# INPUT DATA
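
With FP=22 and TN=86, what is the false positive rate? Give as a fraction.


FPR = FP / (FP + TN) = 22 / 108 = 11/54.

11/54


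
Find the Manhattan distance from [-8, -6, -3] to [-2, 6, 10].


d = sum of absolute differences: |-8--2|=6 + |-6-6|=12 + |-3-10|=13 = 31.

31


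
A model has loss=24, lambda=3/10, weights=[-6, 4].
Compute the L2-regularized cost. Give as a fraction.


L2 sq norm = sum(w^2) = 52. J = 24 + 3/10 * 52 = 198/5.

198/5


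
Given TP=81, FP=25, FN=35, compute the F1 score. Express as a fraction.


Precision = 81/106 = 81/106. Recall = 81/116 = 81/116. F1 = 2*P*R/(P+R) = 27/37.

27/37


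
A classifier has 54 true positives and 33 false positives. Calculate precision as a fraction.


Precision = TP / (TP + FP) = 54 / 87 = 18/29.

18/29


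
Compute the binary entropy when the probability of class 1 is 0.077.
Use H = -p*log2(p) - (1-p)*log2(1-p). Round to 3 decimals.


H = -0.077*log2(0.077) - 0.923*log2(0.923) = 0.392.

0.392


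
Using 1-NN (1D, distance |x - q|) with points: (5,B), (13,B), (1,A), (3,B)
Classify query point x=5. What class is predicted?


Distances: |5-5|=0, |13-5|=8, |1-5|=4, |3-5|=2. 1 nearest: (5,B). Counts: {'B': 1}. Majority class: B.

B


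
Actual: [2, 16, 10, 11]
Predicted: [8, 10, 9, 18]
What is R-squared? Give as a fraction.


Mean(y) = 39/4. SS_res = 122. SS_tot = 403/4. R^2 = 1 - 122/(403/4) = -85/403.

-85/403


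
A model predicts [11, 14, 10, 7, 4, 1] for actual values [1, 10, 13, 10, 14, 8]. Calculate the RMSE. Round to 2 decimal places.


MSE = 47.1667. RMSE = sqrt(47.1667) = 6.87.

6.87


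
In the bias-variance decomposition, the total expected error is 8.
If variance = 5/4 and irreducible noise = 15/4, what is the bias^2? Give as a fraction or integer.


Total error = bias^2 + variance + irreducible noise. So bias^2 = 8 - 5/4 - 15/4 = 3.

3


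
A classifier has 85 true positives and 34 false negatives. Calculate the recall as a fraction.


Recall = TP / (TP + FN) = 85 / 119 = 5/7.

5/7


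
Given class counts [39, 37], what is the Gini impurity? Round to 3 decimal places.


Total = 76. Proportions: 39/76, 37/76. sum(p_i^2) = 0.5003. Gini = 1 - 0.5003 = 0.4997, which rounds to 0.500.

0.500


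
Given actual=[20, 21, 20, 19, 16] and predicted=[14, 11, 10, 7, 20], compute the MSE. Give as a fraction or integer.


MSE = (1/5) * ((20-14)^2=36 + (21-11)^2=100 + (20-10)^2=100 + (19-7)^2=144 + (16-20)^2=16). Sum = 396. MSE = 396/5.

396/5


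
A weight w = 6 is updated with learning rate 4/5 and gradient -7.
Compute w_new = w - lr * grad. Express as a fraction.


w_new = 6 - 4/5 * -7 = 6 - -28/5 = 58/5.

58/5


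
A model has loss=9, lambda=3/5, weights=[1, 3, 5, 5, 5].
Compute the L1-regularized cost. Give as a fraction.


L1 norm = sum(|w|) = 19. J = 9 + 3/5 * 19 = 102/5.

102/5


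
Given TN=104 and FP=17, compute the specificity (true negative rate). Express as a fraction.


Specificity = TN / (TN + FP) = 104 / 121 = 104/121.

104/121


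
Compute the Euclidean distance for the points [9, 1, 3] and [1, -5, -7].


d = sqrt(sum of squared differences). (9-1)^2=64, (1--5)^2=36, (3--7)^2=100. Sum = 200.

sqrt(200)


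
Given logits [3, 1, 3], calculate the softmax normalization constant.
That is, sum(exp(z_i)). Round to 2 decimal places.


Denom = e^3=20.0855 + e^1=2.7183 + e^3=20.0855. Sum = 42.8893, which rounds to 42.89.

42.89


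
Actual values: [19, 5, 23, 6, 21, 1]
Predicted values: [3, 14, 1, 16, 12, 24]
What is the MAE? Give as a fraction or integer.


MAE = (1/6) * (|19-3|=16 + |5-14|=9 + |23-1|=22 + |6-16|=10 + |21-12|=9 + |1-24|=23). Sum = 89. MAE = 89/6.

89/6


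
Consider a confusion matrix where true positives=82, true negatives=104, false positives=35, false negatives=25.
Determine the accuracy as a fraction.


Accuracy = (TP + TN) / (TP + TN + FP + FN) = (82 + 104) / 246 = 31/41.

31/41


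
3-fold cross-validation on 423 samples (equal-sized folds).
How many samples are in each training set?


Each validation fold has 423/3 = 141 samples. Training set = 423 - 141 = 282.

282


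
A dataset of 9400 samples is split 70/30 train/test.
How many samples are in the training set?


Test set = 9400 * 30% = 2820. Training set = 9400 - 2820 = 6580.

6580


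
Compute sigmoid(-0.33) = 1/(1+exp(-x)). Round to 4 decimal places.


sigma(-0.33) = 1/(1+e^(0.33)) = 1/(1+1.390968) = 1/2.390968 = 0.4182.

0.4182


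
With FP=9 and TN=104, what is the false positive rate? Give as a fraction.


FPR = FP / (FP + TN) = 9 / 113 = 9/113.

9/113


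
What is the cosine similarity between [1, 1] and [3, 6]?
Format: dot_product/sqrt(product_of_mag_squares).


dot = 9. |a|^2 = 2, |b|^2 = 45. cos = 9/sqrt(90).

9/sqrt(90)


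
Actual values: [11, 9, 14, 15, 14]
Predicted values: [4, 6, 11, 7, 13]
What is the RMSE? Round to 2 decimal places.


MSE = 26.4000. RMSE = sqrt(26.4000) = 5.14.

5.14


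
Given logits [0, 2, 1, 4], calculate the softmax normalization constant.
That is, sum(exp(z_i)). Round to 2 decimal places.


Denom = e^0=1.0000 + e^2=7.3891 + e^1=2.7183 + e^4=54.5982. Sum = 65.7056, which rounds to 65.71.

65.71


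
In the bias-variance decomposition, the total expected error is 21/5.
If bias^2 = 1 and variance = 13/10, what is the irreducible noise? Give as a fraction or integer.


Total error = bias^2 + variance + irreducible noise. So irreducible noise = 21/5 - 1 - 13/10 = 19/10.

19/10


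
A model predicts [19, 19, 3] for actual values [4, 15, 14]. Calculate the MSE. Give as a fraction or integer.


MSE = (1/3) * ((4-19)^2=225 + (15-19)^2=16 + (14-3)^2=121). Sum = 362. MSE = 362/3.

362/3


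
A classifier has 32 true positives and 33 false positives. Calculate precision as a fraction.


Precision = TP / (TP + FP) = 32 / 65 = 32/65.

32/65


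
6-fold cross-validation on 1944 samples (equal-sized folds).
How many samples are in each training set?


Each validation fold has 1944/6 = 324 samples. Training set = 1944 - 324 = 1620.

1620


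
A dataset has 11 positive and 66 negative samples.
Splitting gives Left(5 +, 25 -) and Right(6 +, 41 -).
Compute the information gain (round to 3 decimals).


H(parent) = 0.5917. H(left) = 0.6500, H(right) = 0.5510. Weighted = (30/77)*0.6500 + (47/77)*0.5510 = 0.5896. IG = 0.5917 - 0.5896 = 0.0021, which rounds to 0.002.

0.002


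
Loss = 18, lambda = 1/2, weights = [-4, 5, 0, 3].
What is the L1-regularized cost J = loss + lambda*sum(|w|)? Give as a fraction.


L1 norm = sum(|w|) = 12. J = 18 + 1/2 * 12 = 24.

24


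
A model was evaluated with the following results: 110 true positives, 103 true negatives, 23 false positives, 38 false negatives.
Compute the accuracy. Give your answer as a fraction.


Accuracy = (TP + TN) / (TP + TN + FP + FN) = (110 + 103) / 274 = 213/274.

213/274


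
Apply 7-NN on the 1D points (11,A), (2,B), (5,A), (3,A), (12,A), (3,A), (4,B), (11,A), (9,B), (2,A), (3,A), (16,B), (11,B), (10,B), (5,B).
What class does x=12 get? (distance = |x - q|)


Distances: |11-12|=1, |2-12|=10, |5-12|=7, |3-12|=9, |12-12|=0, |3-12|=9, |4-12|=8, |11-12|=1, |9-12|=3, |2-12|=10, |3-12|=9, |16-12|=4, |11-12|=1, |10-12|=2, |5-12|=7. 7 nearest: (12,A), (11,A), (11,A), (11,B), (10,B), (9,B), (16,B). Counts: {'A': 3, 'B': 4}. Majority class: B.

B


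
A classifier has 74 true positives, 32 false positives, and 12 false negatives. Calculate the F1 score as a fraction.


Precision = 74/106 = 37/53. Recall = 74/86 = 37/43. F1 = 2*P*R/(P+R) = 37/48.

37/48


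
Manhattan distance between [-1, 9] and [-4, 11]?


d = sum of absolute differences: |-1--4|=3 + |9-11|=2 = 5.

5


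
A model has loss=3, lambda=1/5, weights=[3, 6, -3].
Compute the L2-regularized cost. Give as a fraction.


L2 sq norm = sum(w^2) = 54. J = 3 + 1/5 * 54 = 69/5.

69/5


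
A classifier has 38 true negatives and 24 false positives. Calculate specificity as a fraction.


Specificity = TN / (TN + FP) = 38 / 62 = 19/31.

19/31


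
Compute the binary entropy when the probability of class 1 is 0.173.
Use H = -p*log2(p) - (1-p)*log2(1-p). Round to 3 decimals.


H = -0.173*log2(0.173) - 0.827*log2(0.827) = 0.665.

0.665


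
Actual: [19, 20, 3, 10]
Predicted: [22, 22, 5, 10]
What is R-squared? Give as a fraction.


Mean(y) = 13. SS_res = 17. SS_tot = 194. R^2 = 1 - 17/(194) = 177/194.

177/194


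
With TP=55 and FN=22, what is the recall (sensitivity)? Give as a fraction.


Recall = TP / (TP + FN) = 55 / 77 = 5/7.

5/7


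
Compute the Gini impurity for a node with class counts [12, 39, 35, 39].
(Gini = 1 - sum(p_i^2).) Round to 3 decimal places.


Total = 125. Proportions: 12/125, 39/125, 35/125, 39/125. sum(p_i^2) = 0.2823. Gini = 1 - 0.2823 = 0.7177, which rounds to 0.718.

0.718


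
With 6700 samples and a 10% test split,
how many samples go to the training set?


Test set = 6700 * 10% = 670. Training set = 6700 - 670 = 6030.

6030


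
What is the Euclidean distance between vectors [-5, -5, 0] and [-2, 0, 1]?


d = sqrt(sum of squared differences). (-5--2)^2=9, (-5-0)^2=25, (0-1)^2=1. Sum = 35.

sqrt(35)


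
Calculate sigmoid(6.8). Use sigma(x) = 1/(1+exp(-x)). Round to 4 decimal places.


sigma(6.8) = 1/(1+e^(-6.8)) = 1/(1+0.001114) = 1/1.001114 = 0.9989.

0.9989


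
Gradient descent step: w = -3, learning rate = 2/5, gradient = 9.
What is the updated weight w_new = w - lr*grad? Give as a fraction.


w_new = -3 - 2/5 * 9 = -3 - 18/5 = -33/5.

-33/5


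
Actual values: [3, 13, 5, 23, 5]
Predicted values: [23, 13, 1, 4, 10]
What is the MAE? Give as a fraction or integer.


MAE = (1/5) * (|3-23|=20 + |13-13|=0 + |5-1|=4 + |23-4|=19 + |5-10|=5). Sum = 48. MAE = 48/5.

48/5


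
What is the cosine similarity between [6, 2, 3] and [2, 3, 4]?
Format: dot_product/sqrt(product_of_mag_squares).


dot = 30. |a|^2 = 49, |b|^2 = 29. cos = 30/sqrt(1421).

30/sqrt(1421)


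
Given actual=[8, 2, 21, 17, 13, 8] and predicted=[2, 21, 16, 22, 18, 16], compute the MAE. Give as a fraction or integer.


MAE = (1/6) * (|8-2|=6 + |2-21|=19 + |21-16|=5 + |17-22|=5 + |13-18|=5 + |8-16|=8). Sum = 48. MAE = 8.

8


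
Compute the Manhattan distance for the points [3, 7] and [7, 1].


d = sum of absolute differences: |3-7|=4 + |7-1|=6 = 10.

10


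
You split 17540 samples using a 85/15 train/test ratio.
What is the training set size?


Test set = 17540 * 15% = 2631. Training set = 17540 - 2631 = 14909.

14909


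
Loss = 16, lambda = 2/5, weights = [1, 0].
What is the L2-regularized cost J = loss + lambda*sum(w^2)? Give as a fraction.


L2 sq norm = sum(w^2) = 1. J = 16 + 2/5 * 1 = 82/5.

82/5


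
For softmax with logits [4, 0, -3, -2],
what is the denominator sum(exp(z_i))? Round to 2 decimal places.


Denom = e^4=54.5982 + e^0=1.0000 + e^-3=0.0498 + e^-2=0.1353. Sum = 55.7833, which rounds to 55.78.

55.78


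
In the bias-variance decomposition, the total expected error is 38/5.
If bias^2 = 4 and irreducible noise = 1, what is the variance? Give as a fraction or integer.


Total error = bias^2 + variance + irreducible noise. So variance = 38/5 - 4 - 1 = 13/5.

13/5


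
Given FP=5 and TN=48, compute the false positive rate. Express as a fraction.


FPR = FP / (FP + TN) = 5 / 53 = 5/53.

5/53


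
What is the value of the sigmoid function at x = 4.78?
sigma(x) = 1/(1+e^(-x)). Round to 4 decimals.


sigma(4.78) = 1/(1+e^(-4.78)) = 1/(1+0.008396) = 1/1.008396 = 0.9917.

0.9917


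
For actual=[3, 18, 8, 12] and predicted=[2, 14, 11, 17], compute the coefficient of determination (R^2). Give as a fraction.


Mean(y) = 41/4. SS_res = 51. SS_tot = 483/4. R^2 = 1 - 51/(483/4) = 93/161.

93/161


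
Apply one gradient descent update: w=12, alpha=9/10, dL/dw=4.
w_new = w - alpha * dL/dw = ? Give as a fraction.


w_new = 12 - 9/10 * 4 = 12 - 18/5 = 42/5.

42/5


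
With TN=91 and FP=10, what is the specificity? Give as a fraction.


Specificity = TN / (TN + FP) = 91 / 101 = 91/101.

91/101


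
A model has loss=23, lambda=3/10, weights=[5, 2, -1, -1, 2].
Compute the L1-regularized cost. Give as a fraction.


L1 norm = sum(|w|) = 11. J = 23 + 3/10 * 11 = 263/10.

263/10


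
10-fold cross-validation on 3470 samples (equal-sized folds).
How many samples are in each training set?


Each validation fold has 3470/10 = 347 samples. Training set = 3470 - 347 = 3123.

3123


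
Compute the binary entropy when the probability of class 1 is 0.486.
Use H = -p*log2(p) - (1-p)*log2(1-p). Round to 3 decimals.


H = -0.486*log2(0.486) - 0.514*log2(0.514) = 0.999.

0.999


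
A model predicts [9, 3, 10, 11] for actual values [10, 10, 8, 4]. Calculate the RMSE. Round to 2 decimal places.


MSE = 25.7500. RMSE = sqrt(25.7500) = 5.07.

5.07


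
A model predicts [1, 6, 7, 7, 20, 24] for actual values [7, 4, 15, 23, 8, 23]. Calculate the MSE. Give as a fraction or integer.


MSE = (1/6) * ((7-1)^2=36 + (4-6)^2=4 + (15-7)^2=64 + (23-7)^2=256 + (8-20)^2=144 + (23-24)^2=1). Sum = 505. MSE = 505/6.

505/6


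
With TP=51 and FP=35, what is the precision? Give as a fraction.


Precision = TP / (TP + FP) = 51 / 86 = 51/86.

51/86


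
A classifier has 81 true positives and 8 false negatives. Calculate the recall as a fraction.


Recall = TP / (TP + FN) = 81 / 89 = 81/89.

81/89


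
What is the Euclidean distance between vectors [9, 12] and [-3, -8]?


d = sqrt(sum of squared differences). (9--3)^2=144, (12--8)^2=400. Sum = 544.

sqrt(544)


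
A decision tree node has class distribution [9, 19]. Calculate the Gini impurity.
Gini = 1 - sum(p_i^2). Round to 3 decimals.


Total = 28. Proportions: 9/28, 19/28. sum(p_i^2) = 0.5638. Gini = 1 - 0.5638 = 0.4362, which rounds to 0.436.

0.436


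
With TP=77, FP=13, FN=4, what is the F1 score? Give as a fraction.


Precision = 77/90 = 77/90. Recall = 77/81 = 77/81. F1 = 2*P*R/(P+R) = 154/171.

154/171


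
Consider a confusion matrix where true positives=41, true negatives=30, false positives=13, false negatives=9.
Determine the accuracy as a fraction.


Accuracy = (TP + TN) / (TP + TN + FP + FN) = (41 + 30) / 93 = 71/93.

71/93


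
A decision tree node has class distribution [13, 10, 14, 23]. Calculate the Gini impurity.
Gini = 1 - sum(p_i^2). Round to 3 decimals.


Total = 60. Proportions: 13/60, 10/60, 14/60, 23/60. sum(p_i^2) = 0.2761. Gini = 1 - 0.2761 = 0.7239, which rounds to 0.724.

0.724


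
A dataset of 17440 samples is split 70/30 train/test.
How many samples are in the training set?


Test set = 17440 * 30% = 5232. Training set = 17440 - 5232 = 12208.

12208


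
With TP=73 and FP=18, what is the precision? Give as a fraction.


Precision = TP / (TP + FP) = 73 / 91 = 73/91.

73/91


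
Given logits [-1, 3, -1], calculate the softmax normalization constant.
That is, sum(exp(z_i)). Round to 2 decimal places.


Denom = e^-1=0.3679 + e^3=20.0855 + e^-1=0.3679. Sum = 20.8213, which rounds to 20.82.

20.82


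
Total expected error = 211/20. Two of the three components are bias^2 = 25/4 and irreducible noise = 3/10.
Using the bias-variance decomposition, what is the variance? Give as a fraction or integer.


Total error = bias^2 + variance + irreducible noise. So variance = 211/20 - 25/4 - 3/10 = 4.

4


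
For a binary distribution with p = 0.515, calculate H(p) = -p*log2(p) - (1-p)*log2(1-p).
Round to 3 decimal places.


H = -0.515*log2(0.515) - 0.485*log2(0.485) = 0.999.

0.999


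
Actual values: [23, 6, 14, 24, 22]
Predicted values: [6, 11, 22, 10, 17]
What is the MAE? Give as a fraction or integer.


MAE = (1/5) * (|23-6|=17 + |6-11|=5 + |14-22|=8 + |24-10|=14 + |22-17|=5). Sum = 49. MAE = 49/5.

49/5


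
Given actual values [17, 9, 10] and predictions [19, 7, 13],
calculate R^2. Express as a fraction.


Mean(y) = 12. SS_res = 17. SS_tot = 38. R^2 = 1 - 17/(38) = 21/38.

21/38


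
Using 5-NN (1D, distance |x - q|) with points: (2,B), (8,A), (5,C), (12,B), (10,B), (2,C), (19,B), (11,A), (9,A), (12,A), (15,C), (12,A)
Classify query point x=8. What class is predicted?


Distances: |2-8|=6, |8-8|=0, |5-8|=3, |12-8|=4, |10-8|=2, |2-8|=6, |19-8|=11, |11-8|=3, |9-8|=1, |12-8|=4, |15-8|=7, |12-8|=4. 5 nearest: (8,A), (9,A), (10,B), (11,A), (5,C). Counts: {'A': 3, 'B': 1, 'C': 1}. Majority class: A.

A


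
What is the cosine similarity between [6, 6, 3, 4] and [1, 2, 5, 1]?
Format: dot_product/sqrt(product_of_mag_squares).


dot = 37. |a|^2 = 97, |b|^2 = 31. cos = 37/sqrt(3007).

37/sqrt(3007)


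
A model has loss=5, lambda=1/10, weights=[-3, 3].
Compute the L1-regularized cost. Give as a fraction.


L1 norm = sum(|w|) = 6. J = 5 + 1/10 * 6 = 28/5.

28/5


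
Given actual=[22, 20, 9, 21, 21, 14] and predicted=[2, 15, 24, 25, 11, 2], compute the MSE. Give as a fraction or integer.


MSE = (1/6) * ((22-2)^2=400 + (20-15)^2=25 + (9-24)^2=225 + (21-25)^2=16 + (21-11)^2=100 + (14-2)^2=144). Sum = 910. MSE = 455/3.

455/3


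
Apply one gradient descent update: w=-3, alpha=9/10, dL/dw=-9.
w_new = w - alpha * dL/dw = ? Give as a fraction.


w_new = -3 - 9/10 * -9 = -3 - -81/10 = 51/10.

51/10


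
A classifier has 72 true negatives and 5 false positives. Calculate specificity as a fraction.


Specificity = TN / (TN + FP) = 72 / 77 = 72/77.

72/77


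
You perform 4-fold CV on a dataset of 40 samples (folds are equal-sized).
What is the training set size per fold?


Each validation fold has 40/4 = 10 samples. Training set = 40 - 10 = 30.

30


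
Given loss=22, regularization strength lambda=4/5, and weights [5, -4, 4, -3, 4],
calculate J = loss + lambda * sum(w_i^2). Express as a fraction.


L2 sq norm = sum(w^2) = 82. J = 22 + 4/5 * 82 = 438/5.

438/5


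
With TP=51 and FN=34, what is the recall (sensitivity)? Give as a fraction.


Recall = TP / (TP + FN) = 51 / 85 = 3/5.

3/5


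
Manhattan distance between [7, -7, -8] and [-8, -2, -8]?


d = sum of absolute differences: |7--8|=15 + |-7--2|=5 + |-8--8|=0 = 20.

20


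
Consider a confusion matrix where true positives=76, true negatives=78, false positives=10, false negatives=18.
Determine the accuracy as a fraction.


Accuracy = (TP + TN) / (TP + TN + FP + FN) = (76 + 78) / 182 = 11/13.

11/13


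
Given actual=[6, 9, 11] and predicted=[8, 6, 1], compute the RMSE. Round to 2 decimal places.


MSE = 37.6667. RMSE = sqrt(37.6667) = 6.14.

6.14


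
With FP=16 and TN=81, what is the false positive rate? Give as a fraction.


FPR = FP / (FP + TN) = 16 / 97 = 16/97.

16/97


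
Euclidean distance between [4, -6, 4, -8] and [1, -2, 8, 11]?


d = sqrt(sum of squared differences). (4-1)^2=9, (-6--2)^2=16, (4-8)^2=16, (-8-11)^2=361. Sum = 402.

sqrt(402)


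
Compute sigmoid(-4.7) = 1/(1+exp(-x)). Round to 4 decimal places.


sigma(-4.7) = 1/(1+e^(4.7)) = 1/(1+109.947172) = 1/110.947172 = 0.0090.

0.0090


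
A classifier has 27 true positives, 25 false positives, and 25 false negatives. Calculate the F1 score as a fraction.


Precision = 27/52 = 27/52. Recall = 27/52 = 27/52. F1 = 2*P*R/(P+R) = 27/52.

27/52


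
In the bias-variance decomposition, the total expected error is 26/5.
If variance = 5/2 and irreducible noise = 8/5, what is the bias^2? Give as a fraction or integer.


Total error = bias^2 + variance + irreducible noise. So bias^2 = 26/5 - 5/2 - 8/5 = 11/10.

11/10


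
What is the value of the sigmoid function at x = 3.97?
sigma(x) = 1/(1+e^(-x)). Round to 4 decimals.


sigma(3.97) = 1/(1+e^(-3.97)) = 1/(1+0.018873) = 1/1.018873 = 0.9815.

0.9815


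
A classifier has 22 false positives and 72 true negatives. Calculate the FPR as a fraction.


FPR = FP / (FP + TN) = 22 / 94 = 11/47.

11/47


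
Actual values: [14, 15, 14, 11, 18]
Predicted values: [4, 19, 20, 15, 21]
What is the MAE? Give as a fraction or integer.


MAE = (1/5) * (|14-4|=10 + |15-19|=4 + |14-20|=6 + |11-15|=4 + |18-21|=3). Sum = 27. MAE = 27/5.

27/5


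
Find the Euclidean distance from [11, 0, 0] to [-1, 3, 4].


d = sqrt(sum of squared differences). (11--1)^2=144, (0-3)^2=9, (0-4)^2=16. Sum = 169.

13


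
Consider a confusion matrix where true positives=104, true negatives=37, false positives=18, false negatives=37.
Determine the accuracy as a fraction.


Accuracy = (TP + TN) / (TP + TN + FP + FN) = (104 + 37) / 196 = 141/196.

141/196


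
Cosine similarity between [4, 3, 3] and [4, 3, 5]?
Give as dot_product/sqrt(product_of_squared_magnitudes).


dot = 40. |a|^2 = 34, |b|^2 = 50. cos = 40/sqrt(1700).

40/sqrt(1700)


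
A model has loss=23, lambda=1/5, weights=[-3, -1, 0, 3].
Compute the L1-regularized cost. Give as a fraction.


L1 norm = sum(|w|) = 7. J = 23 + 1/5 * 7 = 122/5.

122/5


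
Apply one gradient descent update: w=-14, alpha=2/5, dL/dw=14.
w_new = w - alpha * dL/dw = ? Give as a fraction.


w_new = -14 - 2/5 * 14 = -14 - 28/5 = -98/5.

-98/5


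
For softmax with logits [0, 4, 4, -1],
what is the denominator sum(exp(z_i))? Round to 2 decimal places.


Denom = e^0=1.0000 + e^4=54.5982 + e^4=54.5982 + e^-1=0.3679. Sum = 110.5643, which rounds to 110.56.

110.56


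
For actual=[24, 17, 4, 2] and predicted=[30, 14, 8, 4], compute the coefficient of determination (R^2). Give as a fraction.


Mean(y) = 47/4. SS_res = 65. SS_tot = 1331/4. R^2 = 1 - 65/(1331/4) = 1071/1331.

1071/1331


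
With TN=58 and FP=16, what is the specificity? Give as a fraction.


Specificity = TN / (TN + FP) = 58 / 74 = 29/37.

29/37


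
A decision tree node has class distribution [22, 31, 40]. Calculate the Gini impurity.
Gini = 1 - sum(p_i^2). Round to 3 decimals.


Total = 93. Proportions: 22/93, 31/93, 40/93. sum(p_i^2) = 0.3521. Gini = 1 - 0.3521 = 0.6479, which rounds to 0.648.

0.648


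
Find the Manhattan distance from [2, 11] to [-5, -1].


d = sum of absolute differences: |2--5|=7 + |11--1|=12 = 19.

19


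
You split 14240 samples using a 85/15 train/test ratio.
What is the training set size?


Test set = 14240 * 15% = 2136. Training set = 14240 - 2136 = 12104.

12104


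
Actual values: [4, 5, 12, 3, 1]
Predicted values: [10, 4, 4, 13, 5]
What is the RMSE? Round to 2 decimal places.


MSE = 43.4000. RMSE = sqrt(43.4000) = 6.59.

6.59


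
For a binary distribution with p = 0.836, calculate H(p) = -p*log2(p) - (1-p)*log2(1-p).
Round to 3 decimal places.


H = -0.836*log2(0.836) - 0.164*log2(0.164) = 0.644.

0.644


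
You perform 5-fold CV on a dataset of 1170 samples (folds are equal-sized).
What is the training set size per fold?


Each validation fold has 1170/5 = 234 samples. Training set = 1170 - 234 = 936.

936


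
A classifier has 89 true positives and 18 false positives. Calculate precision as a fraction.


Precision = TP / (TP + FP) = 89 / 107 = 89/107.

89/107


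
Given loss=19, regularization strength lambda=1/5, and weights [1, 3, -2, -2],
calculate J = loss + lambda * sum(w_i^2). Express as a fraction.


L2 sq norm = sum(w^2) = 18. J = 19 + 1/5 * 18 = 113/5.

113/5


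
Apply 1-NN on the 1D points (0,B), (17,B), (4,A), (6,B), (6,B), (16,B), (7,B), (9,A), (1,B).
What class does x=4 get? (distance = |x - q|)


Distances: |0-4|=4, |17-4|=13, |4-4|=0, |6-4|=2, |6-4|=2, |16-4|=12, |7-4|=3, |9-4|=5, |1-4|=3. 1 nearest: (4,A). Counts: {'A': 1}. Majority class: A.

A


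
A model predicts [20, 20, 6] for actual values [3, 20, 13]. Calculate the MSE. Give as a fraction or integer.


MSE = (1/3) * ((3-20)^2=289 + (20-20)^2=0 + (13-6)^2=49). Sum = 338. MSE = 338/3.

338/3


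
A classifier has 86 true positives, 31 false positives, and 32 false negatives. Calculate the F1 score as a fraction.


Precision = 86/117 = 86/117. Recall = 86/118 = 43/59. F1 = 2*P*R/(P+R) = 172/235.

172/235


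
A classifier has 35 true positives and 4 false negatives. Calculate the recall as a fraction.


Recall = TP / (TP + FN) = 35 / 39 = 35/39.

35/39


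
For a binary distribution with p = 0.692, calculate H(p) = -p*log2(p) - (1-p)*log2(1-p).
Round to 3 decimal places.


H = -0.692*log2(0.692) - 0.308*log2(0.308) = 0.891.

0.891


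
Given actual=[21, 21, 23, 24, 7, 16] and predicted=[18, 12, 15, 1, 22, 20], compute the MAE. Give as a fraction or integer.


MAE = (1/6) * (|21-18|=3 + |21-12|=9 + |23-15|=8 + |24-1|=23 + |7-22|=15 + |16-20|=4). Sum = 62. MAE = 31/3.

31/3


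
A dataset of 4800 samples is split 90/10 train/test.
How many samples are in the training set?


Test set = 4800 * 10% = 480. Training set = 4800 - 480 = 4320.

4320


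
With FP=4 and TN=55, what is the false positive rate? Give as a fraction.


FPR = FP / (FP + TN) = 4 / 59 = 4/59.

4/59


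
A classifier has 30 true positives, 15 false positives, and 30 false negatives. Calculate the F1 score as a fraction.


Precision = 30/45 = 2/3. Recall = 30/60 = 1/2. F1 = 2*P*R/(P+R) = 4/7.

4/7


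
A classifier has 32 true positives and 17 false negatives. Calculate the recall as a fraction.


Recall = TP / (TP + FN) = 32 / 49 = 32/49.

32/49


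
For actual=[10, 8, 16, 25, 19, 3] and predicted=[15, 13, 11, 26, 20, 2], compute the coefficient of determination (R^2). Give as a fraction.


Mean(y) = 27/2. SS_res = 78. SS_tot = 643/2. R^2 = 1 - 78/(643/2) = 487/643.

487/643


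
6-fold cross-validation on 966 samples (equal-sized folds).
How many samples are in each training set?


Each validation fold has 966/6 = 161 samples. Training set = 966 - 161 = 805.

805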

# TRY IT
Take every line from the records that holds "cross" and copy it down.

# EXERCISE RESPONSE
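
3-fold cross-validation on 423 samples (equal-sized folds).
6-fold cross-validation on 1944 samples (equal-sized folds).
10-fold cross-validation on 3470 samples (equal-sized folds).
6-fold cross-validation on 966 samples (equal-sized folds).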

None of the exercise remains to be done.